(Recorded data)
····················
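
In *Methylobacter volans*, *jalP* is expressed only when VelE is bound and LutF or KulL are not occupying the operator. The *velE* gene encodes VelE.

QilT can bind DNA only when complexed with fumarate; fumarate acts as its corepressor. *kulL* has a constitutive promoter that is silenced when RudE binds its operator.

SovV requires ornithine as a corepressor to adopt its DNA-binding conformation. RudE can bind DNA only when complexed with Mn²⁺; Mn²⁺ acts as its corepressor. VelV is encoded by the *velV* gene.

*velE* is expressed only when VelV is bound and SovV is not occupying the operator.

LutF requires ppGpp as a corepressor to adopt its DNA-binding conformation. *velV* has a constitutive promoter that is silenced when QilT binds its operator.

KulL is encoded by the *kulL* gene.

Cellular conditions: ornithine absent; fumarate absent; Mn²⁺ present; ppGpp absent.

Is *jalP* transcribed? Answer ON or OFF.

ON

Ornithine is absent, so SovV is inactive.
Fumarate is absent, so QilT is inactive.
With no repressor bound, *velV* is transcribed.
So VelV is produced and active.
No repressor is bound and VelV is active, so *velE* is transcribed.
So VelE is produced and active.
ppGpp is absent, so LutF is inactive.
Mn²⁺ is present, so RudE is active.
With repressor RudE bound, *kulL* is not transcribed.
So KulL is not produced.
No repressor is bound and VelE is active, so *jalP* is transcribed.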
····················
→ Assignment
Every line from the line containing "SovV requires ornithine" through the line containing "is not occupying the operator." in the records above must be retyped exactly. Leave out the rest.

→ Exercise response
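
SovV requires ornithine as a corepressor to adopt its DNA-binding conformation. RudE can bind DNA only when complexed with Mn²⁺; Mn²⁺ acts as its corepressor. VelV is encoded by the *velV* gene.

*velE* is expressed only when VelV is bound and SovV is not occupying the operator.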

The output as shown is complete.